*** Opening EXTRACTED DATA ***
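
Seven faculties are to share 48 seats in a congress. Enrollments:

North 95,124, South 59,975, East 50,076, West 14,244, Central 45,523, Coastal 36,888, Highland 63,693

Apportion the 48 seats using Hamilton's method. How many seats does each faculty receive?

North=12, South=8, East=7, West=2, Central=6, Coastal=5, Highland=8

Total 365523; standard divisor 365523/48 ≈ 7615.062.
Standard quotas: North 12.4916, South 7.8758, East 6.5759, West 1.8705, Central 5.9780, Coastal 4.8441, Highland 8.3641.
Lower quotas: North 12, South 7, East 6, West 1, Central 5, Coastal 4, Highland 8 (sum 43, leaving 5 seats).
Remainders in descending order: Central 0.9780, South 0.8758, West 0.8705, Coastal 0.8441, East 0.5759, North 0.4916, Highland 0.3641.
The surplus seats go to Central, South, West, Coastal, East.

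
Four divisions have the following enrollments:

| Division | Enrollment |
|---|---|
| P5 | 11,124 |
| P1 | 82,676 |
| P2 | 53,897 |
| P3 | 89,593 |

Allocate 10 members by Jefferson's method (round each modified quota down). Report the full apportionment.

P5 0, P1 4, P2 2, P3 4

Standard divisor 237290/10 ≈ 23729; standard quotas: P5 0.469, P1 3.484, P2 2.271, P3 3.776.
Rounding down gives 0, 3, 2, 3 = 8 seats, so the divisor must be adjusted.
With modified divisor 19300: modified quotas P5 0.576, P1 4.284, P2 2.793, P3 4.642.
Rounding down: P5 0, P1 4, P2 2, P3 4 (total 10).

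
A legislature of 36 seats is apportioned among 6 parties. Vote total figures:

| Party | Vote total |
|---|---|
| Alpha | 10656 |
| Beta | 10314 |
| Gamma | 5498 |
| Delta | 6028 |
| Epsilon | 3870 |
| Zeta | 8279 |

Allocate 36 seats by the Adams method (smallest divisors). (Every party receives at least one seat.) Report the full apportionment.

Alpha 8; Beta 8; Gamma 5; Delta 5; Epsilon 3; Zeta 7

Standard divisor 44645/36 ≈ 1240.139; standard quotas: Alpha 8.593, Beta 8.317, Gamma 4.433, Delta 4.861, Epsilon 3.121, Zeta 6.676.
Rounding up gives 9, 9, 5, 5, 4, 7 = 39 seats, so the divisor must be adjusted.
With modified divisor 1350: modified quotas Alpha 7.893, Beta 7.640, Gamma 4.073, Delta 4.465, Epsilon 2.867, Zeta 6.133.
Rounding up: Alpha 8, Beta 8, Gamma 5, Delta 5, Epsilon 3, Zeta 7 (total 36).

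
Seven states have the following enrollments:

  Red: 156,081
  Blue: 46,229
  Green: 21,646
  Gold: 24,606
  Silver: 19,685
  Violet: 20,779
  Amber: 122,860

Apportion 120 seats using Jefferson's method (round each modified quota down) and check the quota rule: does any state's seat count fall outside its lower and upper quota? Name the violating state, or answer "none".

Red

Standard quotas: Red 45.473, Blue 13.468, Green 6.306, Gold 7.169, Silver 5.735, Violet 6.054, Amber 35.794.
Jefferson allocation: Red 47, Blue 13, Green 6, Gold 7, Silver 5, Violet 6, Amber 36.
Red has quota 45.473 (lower 45, upper 46) but receives 47 — outside the quota interval.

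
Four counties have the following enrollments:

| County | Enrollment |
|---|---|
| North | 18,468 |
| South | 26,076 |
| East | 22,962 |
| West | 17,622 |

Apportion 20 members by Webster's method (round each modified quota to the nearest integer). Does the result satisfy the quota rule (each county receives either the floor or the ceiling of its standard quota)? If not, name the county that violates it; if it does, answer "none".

none

Standard quotas: North 4.339, South 6.126, East 5.395, West 4.140.
Webster allocation: North 4, South 6, East 6, West 4.
Every allocation lies between the lower and upper quota.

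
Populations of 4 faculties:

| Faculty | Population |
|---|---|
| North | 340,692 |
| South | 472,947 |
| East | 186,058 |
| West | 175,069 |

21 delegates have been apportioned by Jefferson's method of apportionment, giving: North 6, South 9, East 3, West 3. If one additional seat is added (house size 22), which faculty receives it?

North

Priority for the next seat is population ÷ (current seats + 1).
Priorities: North 48670.286, South 47294.700, East 46514.500, West 43767.250.
Highest priority: North.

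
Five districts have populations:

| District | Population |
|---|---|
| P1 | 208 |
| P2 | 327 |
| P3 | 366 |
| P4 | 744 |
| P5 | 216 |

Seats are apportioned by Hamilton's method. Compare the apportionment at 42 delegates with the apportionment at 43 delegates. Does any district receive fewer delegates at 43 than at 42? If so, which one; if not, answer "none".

none

At 42 seats: P1 5, P2 7, P3 8, P4 17, P5 5.
At 43 seats: P1 5, P2 8, P3 8, P4 17, P5 5.
No district's allocation decreased.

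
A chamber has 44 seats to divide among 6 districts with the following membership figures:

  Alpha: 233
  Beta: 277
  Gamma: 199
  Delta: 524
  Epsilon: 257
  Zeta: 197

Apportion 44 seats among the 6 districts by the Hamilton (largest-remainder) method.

Total 1687; standard divisor 1687/44 ≈ 38.341.
Standard quotas: Alpha 6.077, Beta 7.225, Gamma 5.190, Delta 13.667, Epsilon 6.703, Zeta 5.138.
Lower quotas: Alpha 6, Beta 7, Gamma 5, Delta 13, Epsilon 6, Zeta 5 (sum 42, leaving 2 seats).
Remainders in descending order: Epsilon 0.703, Delta 0.667, Beta 0.225, Gamma 0.190, Zeta 0.138, Alpha 0.077.
The surplus seats go to Epsilon, Delta.

Alpha: 6, Beta: 7, Gamma: 5, Delta: 14, Epsilon: 7, Zeta: 5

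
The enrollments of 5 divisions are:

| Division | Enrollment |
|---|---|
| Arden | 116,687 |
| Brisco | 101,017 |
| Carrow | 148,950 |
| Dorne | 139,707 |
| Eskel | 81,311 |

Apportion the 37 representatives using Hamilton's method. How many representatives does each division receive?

Standard divisor: 587672 ÷ 37 ≈ 15883.027.
Standard quotas: Arden 7.3466, Brisco 6.3601, Carrow 9.3779, Dorne 8.7960, Eskel 5.1194.
Lower quotas: Arden 7, Brisco 6, Carrow 9, Dorne 8, Eskel 5 (sum 35, leaving 2 seats).
Remainders in descending order: Dorne 0.7960, Carrow 0.3779, Brisco 0.3601, Arden 0.3466, Eskel 0.1194.
The surplus seats go to Dorne, Carrow.

Arden: 7; Brisco: 6; Carrow: 10; Dorne: 9; Eskel: 5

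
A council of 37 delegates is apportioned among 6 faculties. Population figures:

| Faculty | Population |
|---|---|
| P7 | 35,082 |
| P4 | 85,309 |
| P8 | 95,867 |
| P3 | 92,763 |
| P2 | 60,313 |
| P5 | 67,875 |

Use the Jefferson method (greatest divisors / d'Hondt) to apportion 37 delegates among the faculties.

Standard divisor 437209/37 ≈ 11816.459; standard quotas: P7 2.969, P4 7.220, P8 8.113, P3 7.850, P2 5.104, P5 5.744.
Rounding down gives 2, 7, 8, 7, 5, 5 = 34 seats, so the divisor must be adjusted.
With modified divisor 11000: modified quotas P7 3.189, P4 7.755, P8 8.715, P3 8.433, P2 5.483, P5 6.170.
Rounding down: P7 3, P4 7, P8 8, P3 8, P2 5, P5 6 (total 37).

P7 3, P4 7, P8 8, P3 8, P2 5, P5 6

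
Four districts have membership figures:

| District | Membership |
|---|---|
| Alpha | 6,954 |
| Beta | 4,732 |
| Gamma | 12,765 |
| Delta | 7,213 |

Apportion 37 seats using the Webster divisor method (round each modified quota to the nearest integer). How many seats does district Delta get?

8

Standard divisor 31664/37 ≈ 855.784; standard quotas: Alpha 8.126, Beta 5.529, Gamma 14.916, Delta 8.429.
Rounding to the nearest integer gives Alpha 8, Beta 6, Gamma 15, Delta 8 — total 37, matching the house size, so no adjustment is needed.
Delta receives 8.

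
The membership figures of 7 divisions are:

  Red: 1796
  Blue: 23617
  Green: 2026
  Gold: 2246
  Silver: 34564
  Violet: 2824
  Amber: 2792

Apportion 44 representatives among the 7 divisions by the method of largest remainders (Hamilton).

Red: 1, Blue: 15, Green: 1, Gold: 1, Silver: 22, Violet: 2, Amber: 2

Total 69865; standard divisor 69865/44 ≈ 1587.841.
Standard quotas: Red 1.1311, Blue 14.8737, Green 1.2759, Gold 1.4145, Silver 21.7679, Violet 1.7785, Amber 1.7584.
Lower quotas: Red 1, Blue 14, Green 1, Gold 1, Silver 21, Violet 1, Amber 1 (sum 40, leaving 4 seats).
Remainders in descending order: Blue 0.8737, Violet 0.7785, Silver 0.7679, Amber 0.7584, Gold 0.4145, Green 0.2759, Red 0.1311.
The surplus seats go to Blue, Violet, Silver, Amber.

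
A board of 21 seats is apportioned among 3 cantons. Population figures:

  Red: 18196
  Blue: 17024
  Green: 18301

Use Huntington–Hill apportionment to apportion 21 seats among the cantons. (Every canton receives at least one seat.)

With divisor 2536: modified quotas Red 7.175, Blue 6.713, Green 7.216.
Geometric-mean thresholds: Red √(7·8)=7.483, Blue √(6·7)=6.481, Green √(7·8)=7.483.
Each quota rounded against its threshold gives Red 7, Blue 7, Green 7 (total 21).

Red=7, Blue=7, Green=7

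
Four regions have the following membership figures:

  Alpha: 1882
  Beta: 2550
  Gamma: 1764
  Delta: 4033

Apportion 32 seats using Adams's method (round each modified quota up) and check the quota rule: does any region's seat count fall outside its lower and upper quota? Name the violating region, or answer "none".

none

Standard quotas: Alpha 5.888, Beta 7.977, Gamma 5.518, Delta 12.617.
Adams allocation: Alpha 6, Beta 8, Gamma 6, Delta 12.
Every allocation lies between the lower and upper quota.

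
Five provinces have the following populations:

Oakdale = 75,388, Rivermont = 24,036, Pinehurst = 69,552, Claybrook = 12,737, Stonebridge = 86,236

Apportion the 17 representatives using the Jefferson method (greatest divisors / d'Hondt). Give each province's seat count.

Oakdale=5; Rivermont=1; Pinehurst=5; Claybrook=0; Stonebridge=6

Standard divisor 267949/17 ≈ 15761.706; standard quotas: Oakdale 4.783, Rivermont 1.525, Pinehurst 4.413, Claybrook 0.808, Stonebridge 5.471.
Rounding down gives 4, 1, 4, 0, 5 = 14 seats, so the divisor must be adjusted.
With modified divisor 13300: modified quotas Oakdale 5.668, Rivermont 1.807, Pinehurst 5.229, Claybrook 0.958, Stonebridge 6.484.
Rounding down: Oakdale 5, Rivermont 1, Pinehurst 5, Claybrook 0, Stonebridge 6 (total 17).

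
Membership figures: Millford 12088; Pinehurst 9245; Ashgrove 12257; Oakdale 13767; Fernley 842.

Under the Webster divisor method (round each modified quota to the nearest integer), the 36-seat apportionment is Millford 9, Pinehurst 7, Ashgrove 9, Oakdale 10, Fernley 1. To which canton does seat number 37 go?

Oakdale

Priority for the next seat is population ÷ (current seats + 0.5).
Priorities: Millford 1272.421, Pinehurst 1232.667, Ashgrove 1290.211, Oakdale 1311.143, Fernley 561.333.
Highest priority: Oakdale.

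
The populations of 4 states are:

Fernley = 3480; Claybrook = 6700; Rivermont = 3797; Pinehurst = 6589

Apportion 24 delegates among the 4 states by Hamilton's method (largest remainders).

Total 20566; standard divisor 20566/24 ≈ 856.917.
Standard quotas: Fernley 4.0611, Claybrook 7.8187, Rivermont 4.4310, Pinehurst 7.6892.
Lower quotas: Fernley 4, Claybrook 7, Rivermont 4, Pinehurst 7 (sum 22, leaving 2 seats).
Remainders in descending order: Claybrook 0.8187, Pinehurst 0.6892, Rivermont 0.4310, Fernley 0.0611.
Largest remainders: Claybrook, Pinehurst receive the extra seats.

Fernley 4, Claybrook 8, Rivermont 4, Pinehurst 8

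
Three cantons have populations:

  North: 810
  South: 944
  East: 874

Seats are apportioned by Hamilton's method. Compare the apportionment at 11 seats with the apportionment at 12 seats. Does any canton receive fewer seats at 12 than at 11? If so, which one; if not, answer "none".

At 11 seats: North 3, South 4, East 4.
At 12 seats: North 4, South 4, East 4.
No canton's allocation decreased.

none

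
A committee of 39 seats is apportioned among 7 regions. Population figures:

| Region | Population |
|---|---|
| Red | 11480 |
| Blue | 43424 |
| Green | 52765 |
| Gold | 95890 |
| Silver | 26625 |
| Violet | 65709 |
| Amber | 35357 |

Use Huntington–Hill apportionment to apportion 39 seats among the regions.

Red 1; Blue 5; Green 6; Gold 12; Silver 3; Violet 8; Amber 4

With divisor 8244: modified quotas Red 1.393, Blue 5.267, Green 6.400, Gold 11.631, Silver 3.230, Violet 7.971, Amber 4.289.
Geometric-mean thresholds: Red √(1·2)=1.414, Blue √(5·6)=5.477, Green √(6·7)=6.481, Gold √(11·12)=11.489, Silver √(3·4)=3.464, Violet √(7·8)=7.483, Amber √(4·5)=4.472.
Each quota rounded against its threshold gives Red 1, Blue 5, Green 6, Gold 12, Silver 3, Violet 8, Amber 4 (total 39).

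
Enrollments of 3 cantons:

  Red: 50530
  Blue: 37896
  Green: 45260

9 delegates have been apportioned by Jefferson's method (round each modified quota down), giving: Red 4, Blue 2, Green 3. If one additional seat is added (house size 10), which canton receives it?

Priority for the next seat is population ÷ (current seats + 1).
Priorities: Red 10106.000, Blue 12632.000, Green 11315.000.
Highest priority: Blue.

Blue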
*** Closing EXTRACTED DATA ***
_WHAT THIS TASK INVOLVES_
Scan the data above and report each line in which "Five" is present.

_SOLUTION BELOW_
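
Five districts have populations:
Five provinces have the following populations: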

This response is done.